▸ Aim of the task
The entries below are to be retyped exactly. Preserve every word.

Data for processing START

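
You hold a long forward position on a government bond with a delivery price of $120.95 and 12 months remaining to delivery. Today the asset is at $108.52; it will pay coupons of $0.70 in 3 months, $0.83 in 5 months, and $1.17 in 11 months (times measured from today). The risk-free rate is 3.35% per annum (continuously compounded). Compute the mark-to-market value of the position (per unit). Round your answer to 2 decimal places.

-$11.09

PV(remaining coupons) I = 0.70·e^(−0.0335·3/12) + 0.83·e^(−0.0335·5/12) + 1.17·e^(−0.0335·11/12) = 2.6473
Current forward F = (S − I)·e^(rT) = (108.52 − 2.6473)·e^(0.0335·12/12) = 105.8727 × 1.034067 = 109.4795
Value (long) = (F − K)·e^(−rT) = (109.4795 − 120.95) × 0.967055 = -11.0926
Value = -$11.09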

Data for processing END

▸ Reply
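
You hold a long forward position on a government bond with a delivery price of $120.95 and 12 months remaining to delivery. Today the asset is at $108.52; it will pay coupons of $0.70 in 3 months, $0.83 in 5 months, and $1.17 in 11 months (times measured from today). The risk-free rate is 3.35% per annum (continuously compounded). Compute the mark-to-market value of the position (per unit). Round your answer to 2 decimal places.

-$11.09

PV(remaining coupons) I = 0.70·e^(−0.0335·3/12) + 0.83·e^(−0.0335·5/12) + 1.17·e^(−0.0335·11/12) = 2.6473
Current forward F = (S − I)·e^(rT) = (108.52 − 2.6473)·e^(0.0335·12/12) = 105.8727 × 1.034067 = 109.4795
Value (long) = (F − K)·e^(−rT) = (109.4795 − 120.95) × 0.967055 = -11.0926
Value = -$11.09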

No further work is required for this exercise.